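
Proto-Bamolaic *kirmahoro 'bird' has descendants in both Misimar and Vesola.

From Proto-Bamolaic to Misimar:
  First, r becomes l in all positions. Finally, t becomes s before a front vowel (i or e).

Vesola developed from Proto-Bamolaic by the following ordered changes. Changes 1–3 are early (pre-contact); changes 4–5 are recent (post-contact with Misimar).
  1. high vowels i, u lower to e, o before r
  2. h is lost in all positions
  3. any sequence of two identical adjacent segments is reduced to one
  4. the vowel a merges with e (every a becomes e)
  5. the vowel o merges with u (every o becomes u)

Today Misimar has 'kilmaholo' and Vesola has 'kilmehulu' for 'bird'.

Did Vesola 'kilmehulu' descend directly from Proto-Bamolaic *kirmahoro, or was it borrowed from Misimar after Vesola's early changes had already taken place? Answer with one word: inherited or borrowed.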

__________

Where does the word "positions" occur in the records? Return every line that holds it.

> _Task answer_
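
  First, r becomes l in all positions. Finally, t becomes s before a front vowel (i or e).
  2. h is lost in all positions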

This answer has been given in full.